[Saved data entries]
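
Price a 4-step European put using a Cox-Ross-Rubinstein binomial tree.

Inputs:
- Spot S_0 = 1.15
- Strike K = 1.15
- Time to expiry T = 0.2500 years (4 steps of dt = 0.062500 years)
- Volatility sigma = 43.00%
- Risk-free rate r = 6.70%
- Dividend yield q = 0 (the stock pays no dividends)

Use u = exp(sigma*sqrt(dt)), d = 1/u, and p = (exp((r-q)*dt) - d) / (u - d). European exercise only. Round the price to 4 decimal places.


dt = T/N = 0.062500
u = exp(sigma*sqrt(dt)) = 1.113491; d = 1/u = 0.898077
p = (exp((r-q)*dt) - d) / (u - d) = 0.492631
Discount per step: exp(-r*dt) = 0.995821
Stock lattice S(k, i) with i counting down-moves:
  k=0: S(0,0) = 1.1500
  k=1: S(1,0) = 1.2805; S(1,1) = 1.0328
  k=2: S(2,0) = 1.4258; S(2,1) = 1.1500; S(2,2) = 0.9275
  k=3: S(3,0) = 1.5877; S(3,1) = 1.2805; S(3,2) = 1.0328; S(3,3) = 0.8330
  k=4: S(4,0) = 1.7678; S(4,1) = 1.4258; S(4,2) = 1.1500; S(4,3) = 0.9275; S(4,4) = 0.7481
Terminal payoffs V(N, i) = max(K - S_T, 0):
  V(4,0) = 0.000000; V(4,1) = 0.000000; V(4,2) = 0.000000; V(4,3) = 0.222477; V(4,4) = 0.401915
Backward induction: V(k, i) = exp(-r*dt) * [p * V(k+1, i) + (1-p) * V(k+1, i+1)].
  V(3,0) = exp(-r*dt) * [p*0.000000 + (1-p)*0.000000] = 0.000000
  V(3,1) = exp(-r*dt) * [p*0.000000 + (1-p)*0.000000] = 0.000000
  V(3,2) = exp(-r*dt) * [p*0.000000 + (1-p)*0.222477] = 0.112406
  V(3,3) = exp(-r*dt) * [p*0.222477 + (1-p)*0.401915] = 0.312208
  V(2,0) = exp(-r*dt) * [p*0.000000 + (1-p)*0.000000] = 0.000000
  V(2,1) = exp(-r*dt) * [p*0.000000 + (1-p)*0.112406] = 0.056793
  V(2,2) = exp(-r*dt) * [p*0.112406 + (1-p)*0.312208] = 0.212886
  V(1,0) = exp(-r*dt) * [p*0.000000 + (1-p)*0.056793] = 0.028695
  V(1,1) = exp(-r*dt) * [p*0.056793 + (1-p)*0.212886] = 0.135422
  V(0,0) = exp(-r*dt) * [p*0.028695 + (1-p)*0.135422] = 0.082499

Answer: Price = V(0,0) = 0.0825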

---

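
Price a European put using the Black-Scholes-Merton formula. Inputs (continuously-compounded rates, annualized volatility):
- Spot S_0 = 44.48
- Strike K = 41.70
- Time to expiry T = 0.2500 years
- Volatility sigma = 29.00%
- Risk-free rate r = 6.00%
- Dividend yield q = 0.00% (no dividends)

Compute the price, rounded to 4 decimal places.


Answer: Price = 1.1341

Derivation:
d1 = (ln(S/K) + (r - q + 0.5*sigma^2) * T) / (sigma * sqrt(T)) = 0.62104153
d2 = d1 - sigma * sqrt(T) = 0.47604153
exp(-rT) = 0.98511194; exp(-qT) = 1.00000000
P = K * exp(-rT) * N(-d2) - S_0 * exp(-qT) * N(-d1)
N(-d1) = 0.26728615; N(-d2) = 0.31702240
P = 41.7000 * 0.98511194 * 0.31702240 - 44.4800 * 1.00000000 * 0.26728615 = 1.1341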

What needs to be done:
Within the data above, how many lines include the string "expiry"? Only the number is required.

Answer area:
2